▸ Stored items
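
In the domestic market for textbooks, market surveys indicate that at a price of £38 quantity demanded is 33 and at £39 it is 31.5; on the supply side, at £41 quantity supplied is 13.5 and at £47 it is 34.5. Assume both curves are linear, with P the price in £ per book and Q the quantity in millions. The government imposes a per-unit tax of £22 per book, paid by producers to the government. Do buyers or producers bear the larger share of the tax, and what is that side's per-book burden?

Buyers bear the larger share: £15.4 per book.

Demand slope: (31.5 − 33)/(39 − 38) = -1.5, so Qd = 90 − 1.5P.
Supply slope: (34.5 − 13.5)/(47 − 41) = 3.5, so Qs = 3.5P − 130.
Before the tax: set 90 − 1.5P = 3.5P − 130 → P* = £44, Q* = 24.
With the tax collected from producers, supply shifts: Qs = 3.5(P − 22) − 130.
Solving gives Q = 0.9 with buyers paying £59.4 and producers receiving £37.4 (the £22 wedge).
Per-book burden: buyers £15.4, producers £6.6.
Buyers take the larger share because demand is less price-elastic here (demand slope 1.5 vs supply slope 3.5).
The less price-elastic side of the market bears the larger share of a per-unit tax.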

▸ WHAT IS NEEDED
Return all of the data word for word.

▸ FINAL ANSWER
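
In the domestic market for textbooks, market surveys indicate that at a price of £38 quantity demanded is 33 and at £39 it is 31.5; on the supply side, at £41 quantity supplied is 13.5 and at £47 it is 34.5. Assume both curves are linear, with P the price in £ per book and Q the quantity in millions. The government imposes a per-unit tax of £22 per book, paid by producers to the government. Do buyers or producers bear the larger share of the tax, and what is that side's per-book burden?

Buyers bear the larger share: £15.4 per book.

Demand slope: (31.5 − 33)/(39 − 38) = -1.5, so Qd = 90 − 1.5P.
Supply slope: (34.5 − 13.5)/(47 − 41) = 3.5, so Qs = 3.5P − 130.
Before the tax: set 90 − 1.5P = 3.5P − 130 → P* = £44, Q* = 24.
With the tax collected from producers, supply shifts: Qs = 3.5(P − 22) − 130.
Solving gives Q = 0.9 with buyers paying £59.4 and producers receiving £37.4 (the £22 wedge).
Per-book burden: buyers £15.4, producers £6.6.
Buyers take the larger share because demand is less price-elastic here (demand slope 1.5 vs supply slope 3.5).
The less price-elastic side of the market bears the larger share of a per-unit tax.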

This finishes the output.